### Assignment
After locating the line with "Consider the Hamming(15,11)", reproduce that line and every one following it exactly, up to the end of the entries.

Top of Listed entries

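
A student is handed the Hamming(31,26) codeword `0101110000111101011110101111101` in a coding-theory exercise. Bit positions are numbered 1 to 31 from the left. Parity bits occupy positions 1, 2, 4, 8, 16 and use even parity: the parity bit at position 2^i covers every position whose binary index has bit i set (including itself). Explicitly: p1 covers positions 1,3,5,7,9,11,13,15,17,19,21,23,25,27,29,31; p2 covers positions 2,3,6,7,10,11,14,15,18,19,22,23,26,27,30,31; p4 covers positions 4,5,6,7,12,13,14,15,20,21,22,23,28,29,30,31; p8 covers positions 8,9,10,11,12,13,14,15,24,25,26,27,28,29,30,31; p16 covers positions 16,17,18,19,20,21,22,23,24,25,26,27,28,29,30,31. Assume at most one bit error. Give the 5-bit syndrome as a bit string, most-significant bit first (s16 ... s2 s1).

s1: b1⊕b3⊕b5⊕b7⊕b9⊕b11⊕b13⊕b15⊕b17⊕b19⊕b21⊕b23⊕b25⊕b27⊕b29⊕b31 = 0⊕0⊕1⊕0⊕0⊕1⊕1⊕0⊕0⊕1⊕1⊕1⊕1⊕1⊕1⊕1 = 0
s2: b2⊕b3⊕b6⊕b7⊕b10⊕b11⊕b14⊕b15⊕b18⊕b19⊕b22⊕b23⊕b26⊕b27⊕b30⊕b31 = 1⊕0⊕1⊕0⊕0⊕1⊕1⊕0⊕1⊕1⊕0⊕1⊕1⊕1⊕0⊕1 = 0
s4: b4⊕b5⊕b6⊕b7⊕b12⊕b13⊕b14⊕b15⊕b20⊕b21⊕b22⊕b23⊕b28⊕b29⊕b30⊕b31 = 1⊕1⊕1⊕0⊕1⊕1⊕1⊕0⊕1⊕1⊕0⊕1⊕1⊕1⊕0⊕1 = 0
s8: b8⊕b9⊕b10⊕b11⊕b12⊕b13⊕b14⊕b15⊕b24⊕b25⊕b26⊕b27⊕b28⊕b29⊕b30⊕b31 = 0⊕0⊕0⊕1⊕1⊕1⊕1⊕0⊕0⊕1⊕1⊕1⊕1⊕1⊕0⊕1 = 0
s16: b16⊕b17⊕b18⊕b19⊕b20⊕b21⊕b22⊕b23⊕b24⊕b25⊕b26⊕b27⊕b28⊕b29⊕b30⊕b31 = 1⊕0⊕1⊕1⊕1⊕1⊕0⊕1⊕0⊕1⊕1⊕1⊕1⊕1⊕0⊕1 = 0
Syndrome (s16...s1) = 00000 → position 0 (no error).

00000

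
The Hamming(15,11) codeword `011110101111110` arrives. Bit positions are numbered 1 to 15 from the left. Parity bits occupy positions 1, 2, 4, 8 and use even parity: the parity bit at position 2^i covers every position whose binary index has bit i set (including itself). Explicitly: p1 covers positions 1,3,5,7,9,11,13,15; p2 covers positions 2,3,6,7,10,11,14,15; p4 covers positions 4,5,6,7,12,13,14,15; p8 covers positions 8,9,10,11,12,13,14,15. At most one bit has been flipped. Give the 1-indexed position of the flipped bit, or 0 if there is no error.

0

s1: b1⊕b3⊕b5⊕b7⊕b9⊕b11⊕b13⊕b15 = 0⊕1⊕1⊕1⊕1⊕1⊕1⊕0 = 0
s2: b2⊕b3⊕b6⊕b7⊕b10⊕b11⊕b14⊕b15 = 1⊕1⊕0⊕1⊕1⊕1⊕1⊕0 = 0
s4: b4⊕b5⊕b6⊕b7⊕b12⊕b13⊕b14⊕b15 = 1⊕1⊕0⊕1⊕1⊕1⊕1⊕0 = 0
s8: b8⊕b9⊕b10⊕b11⊕b12⊕b13⊕b14⊕b15 = 0⊕1⊕1⊕1⊕1⊕1⊕1⊕0 = 0
Syndrome (s8...s1) = 0000 → position 0 (no error).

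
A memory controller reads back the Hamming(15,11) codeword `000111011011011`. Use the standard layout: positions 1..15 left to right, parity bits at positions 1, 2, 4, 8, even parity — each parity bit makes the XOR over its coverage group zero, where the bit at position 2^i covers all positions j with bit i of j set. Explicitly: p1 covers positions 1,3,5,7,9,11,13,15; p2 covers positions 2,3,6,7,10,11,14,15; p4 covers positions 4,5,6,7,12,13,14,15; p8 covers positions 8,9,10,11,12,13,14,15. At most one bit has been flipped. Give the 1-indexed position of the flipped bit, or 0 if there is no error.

s1: b1⊕b3⊕b5⊕b7⊕b9⊕b11⊕b13⊕b15 = 0⊕0⊕1⊕0⊕1⊕1⊕0⊕1 = 0
s2: b2⊕b3⊕b6⊕b7⊕b10⊕b11⊕b14⊕b15 = 0⊕0⊕1⊕0⊕0⊕1⊕1⊕1 = 0
s4: b4⊕b5⊕b6⊕b7⊕b12⊕b13⊕b14⊕b15 = 1⊕1⊕1⊕0⊕1⊕0⊕1⊕1 = 0
s8: b8⊕b9⊕b10⊕b11⊕b12⊕b13⊕b14⊕b15 = 1⊕1⊕0⊕1⊕1⊕0⊕1⊕1 = 0
Syndrome (s8...s1) = 0000 → position 0 (no error).

0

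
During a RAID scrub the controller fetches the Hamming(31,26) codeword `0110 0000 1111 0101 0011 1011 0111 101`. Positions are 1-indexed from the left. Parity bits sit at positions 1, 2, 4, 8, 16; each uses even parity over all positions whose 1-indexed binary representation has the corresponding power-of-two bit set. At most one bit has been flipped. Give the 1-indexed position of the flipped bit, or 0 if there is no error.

25

s1: b1⊕b3⊕b5⊕b7⊕b9⊕b11⊕b13⊕b15⊕b17⊕b19⊕b21⊕b23⊕b25⊕b27⊕b29⊕b31 = 0⊕1⊕0⊕0⊕1⊕1⊕0⊕0⊕0⊕1⊕1⊕1⊕0⊕1⊕1⊕1 = 1
s2: b2⊕b3⊕b6⊕b7⊕b10⊕b11⊕b14⊕b15⊕b18⊕b19⊕b22⊕b23⊕b26⊕b27⊕b30⊕b31 = 1⊕1⊕0⊕0⊕1⊕1⊕1⊕0⊕0⊕1⊕0⊕1⊕1⊕1⊕0⊕1 = 0
s4: b4⊕b5⊕b6⊕b7⊕b12⊕b13⊕b14⊕b15⊕b20⊕b21⊕b22⊕b23⊕b28⊕b29⊕b30⊕b31 = 0⊕0⊕0⊕0⊕1⊕0⊕1⊕0⊕1⊕1⊕0⊕1⊕1⊕1⊕0⊕1 = 0
s8: b8⊕b9⊕b10⊕b11⊕b12⊕b13⊕b14⊕b15⊕b24⊕b25⊕b26⊕b27⊕b28⊕b29⊕b30⊕b31 = 0⊕1⊕1⊕1⊕1⊕0⊕1⊕0⊕1⊕0⊕1⊕1⊕1⊕1⊕0⊕1 = 1
s16: b16⊕b17⊕b18⊕b19⊕b20⊕b21⊕b22⊕b23⊕b24⊕b25⊕b26⊕b27⊕b28⊕b29⊕b30⊕b31 = 1⊕0⊕0⊕1⊕1⊕1⊕0⊕1⊕1⊕0⊕1⊕1⊕1⊕1⊕0⊕1 = 1
Syndrome (s16...s1) = 11001 → position 25.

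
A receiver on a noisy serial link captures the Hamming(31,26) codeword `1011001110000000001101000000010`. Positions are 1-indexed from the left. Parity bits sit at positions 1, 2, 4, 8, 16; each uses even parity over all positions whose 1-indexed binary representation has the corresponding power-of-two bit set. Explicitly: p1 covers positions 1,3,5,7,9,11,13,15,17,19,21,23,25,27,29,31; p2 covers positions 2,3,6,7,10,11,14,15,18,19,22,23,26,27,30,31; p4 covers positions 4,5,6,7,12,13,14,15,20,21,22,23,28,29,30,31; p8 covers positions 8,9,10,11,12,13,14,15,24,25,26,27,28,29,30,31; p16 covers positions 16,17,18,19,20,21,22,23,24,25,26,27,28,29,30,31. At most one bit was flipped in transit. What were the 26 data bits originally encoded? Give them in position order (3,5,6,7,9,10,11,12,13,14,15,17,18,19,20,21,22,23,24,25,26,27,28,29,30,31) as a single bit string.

s1: b1⊕b3⊕b5⊕b7⊕b9⊕b11⊕b13⊕b15⊕b17⊕b19⊕b21⊕b23⊕b25⊕b27⊕b29⊕b31 = 1⊕1⊕0⊕1⊕1⊕0⊕0⊕0⊕0⊕1⊕0⊕0⊕0⊕0⊕0⊕0 = 1
s2: b2⊕b3⊕b6⊕b7⊕b10⊕b11⊕b14⊕b15⊕b18⊕b19⊕b22⊕b23⊕b26⊕b27⊕b30⊕b31 = 0⊕1⊕0⊕1⊕0⊕0⊕0⊕0⊕0⊕1⊕1⊕0⊕0⊕0⊕1⊕0 = 1
s4: b4⊕b5⊕b6⊕b7⊕b12⊕b13⊕b14⊕b15⊕b20⊕b21⊕b22⊕b23⊕b28⊕b29⊕b30⊕b31 = 1⊕0⊕0⊕1⊕0⊕0⊕0⊕0⊕1⊕0⊕1⊕0⊕0⊕0⊕1⊕0 = 1
s8: b8⊕b9⊕b10⊕b11⊕b12⊕b13⊕b14⊕b15⊕b24⊕b25⊕b26⊕b27⊕b28⊕b29⊕b30⊕b31 = 1⊕1⊕0⊕0⊕0⊕0⊕0⊕0⊕0⊕0⊕0⊕0⊕0⊕0⊕1⊕0 = 1
s16: b16⊕b17⊕b18⊕b19⊕b20⊕b21⊕b22⊕b23⊕b24⊕b25⊕b26⊕b27⊕b28⊕b29⊕b30⊕b31 = 0⊕0⊕0⊕1⊕1⊕0⊕1⊕0⊕0⊕0⊕0⊕0⊕0⊕0⊕1⊕0 = 0
Syndrome (s16...s1) = 01111 → position 15.
Flip bit 15: corrected codeword = 1011001110000010001101000000010
Data bits at positions 3,5,6,7,9,10,11,12,13,14,15,17,18,19,20,21,22,23,24,25,26,27,28,29,30,31: 10011000001001101000000010

10011000001001101000000010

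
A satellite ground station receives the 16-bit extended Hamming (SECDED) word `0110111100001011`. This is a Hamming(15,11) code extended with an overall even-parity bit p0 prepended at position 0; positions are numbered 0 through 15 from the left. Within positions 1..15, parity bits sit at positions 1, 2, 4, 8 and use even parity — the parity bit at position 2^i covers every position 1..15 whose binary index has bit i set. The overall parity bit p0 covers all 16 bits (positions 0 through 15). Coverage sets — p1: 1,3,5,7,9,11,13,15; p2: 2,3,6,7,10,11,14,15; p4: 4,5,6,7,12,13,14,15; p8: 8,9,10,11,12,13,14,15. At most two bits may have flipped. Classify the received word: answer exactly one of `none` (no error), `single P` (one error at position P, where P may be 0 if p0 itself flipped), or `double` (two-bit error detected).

single 14

s1: b1⊕b3⊕b5⊕b7⊕b9⊕b11⊕b13⊕b15 = 1⊕0⊕1⊕1⊕0⊕0⊕0⊕1 = 0
s2: b2⊕b3⊕b6⊕b7⊕b10⊕b11⊕b14⊕b15 = 1⊕0⊕1⊕1⊕0⊕0⊕1⊕1 = 1
s4: b4⊕b5⊕b6⊕b7⊕b12⊕b13⊕b14⊕b15 = 1⊕1⊕1⊕1⊕1⊕0⊕1⊕1 = 1
s8: b8⊕b9⊕b10⊕b11⊕b12⊕b13⊕b14⊕b15 = 0⊕0⊕0⊕0⊕1⊕0⊕1⊕1 = 1
Syndrome (s8...s1) = 1110 → position 14.
Overall parity (XOR of all 16 bits, including p0): 0⊕1⊕1⊕0⊕1⊕1⊕1⊕1⊕0⊕0⊕0⊕0⊕1⊕0⊕1⊕1 = 1
Overall=1, syndrome position=14 → single-bit error at position 14.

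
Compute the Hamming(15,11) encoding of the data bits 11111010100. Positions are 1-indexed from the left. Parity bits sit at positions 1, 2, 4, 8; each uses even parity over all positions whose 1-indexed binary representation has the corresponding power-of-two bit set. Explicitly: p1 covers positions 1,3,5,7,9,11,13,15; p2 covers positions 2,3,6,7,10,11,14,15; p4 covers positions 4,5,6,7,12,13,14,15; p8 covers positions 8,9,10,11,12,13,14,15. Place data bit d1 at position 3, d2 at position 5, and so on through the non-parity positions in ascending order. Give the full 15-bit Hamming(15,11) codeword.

Place data bits at non-power-of-two positions: b3=1, b5=1, b6=1, b7=1, b9=1, b10=0, b11=1, b12=0, b13=1, b14=0, b15=0.
p1 = XOR of data positions {3,5,7,9,11,13,15} = 1⊕1⊕1⊕1⊕1⊕1⊕0 = 0
p2 = XOR of data positions {3,6,7,10,11,14,15} = 1⊕1⊕1⊕0⊕1⊕0⊕0 = 0
p4 = XOR of data positions {5,6,7,12,13,14,15} = 1⊕1⊕1⊕0⊕1⊕0⊕0 = 0
p8 = XOR of data positions {9,10,11,12,13,14,15} = 1⊕0⊕1⊕0⊕1⊕0⊕0 = 1
Codeword b1..b15 = 001011111010100

001011111010100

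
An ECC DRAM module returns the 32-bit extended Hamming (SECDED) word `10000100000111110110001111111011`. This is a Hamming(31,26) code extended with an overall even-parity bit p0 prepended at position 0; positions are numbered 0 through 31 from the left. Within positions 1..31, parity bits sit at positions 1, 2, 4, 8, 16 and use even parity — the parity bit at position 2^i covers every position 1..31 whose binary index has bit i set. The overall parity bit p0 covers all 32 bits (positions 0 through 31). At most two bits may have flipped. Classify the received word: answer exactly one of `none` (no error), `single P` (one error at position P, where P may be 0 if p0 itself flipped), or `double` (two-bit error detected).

s1: b1⊕b3⊕b5⊕b7⊕b9⊕b11⊕b13⊕b15⊕b17⊕b19⊕b21⊕b23⊕b25⊕b27⊕b29⊕b31 = 0⊕0⊕1⊕0⊕0⊕1⊕1⊕1⊕1⊕0⊕0⊕1⊕1⊕1⊕0⊕1 = 1
s2: b2⊕b3⊕b6⊕b7⊕b10⊕b11⊕b14⊕b15⊕b18⊕b19⊕b22⊕b23⊕b26⊕b27⊕b30⊕b31 = 0⊕0⊕0⊕0⊕0⊕1⊕1⊕1⊕1⊕0⊕1⊕1⊕1⊕1⊕1⊕1 = 0
s4: b4⊕b5⊕b6⊕b7⊕b12⊕b13⊕b14⊕b15⊕b20⊕b21⊕b22⊕b23⊕b28⊕b29⊕b30⊕b31 = 0⊕1⊕0⊕0⊕1⊕1⊕1⊕1⊕0⊕0⊕1⊕1⊕1⊕0⊕1⊕1 = 0
s8: b8⊕b9⊕b10⊕b11⊕b12⊕b13⊕b14⊕b15⊕b24⊕b25⊕b26⊕b27⊕b28⊕b29⊕b30⊕b31 = 0⊕0⊕0⊕1⊕1⊕1⊕1⊕1⊕1⊕1⊕1⊕1⊕1⊕0⊕1⊕1 = 0
s16: b16⊕b17⊕b18⊕b19⊕b20⊕b21⊕b22⊕b23⊕b24⊕b25⊕b26⊕b27⊕b28⊕b29⊕b30⊕b31 = 0⊕1⊕1⊕0⊕0⊕0⊕1⊕1⊕1⊕1⊕1⊕1⊕1⊕0⊕1⊕1 = 1
Syndrome (s16...s1) = 10001 → position 17.
Overall parity (XOR of all 32 bits, including p0): 1⊕0⊕0⊕0⊕0⊕1⊕0⊕0⊕0⊕0⊕0⊕1⊕1⊕1⊕1⊕1⊕0⊕1⊕1⊕0⊕0⊕0⊕1⊕1⊕1⊕1⊕1⊕1⊕1⊕0⊕1⊕1 = 0
Overall=0, syndrome position=17 → double-bit error detected (uncorrectable).

double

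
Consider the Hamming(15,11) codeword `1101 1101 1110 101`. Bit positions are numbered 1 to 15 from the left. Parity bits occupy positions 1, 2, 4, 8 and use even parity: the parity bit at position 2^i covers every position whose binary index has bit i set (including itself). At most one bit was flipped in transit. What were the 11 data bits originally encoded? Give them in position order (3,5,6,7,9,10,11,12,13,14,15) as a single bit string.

s1: b1⊕b3⊕b5⊕b7⊕b9⊕b11⊕b13⊕b15 = 1⊕0⊕1⊕0⊕1⊕1⊕1⊕1 = 0
s2: b2⊕b3⊕b6⊕b7⊕b10⊕b11⊕b14⊕b15 = 1⊕0⊕1⊕0⊕1⊕1⊕0⊕1 = 1
s4: b4⊕b5⊕b6⊕b7⊕b12⊕b13⊕b14⊕b15 = 1⊕1⊕1⊕0⊕0⊕1⊕0⊕1 = 1
s8: b8⊕b9⊕b10⊕b11⊕b12⊕b13⊕b14⊕b15 = 1⊕1⊕1⊕1⊕0⊕1⊕0⊕1 = 0
Syndrome (s8...s1) = 0110 → position 6.
Flip bit 6: corrected codeword = 110110011110101
Data bits at positions 3,5,6,7,9,10,11,12,13,14,15: 01001110101

01001110101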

Bottom of Listed entries

### Exercise solution
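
Consider the Hamming(15,11) codeword `1101 1101 1110 101`. Bit positions are numbered 1 to 15 from the left. Parity bits occupy positions 1, 2, 4, 8 and use even parity: the parity bit at position 2^i covers every position whose binary index has bit i set (including itself). At most one bit was flipped in transit. What were the 11 data bits originally encoded? Give them in position order (3,5,6,7,9,10,11,12,13,14,15) as a single bit string.

s1: b1⊕b3⊕b5⊕b7⊕b9⊕b11⊕b13⊕b15 = 1⊕0⊕1⊕0⊕1⊕1⊕1⊕1 = 0
s2: b2⊕b3⊕b6⊕b7⊕b10⊕b11⊕b14⊕b15 = 1⊕0⊕1⊕0⊕1⊕1⊕0⊕1 = 1
s4: b4⊕b5⊕b6⊕b7⊕b12⊕b13⊕b14⊕b15 = 1⊕1⊕1⊕0⊕0⊕1⊕0⊕1 = 1
s8: b8⊕b9⊕b10⊕b11⊕b12⊕b13⊕b14⊕b15 = 1⊕1⊕1⊕1⊕0⊕1⊕0⊕1 = 0
Syndrome (s8...s1) = 0110 → position 6.
Flip bit 6: corrected codeword = 110110011110101
Data bits at positions 3,5,6,7,9,10,11,12,13,14,15: 01001110101

01001110101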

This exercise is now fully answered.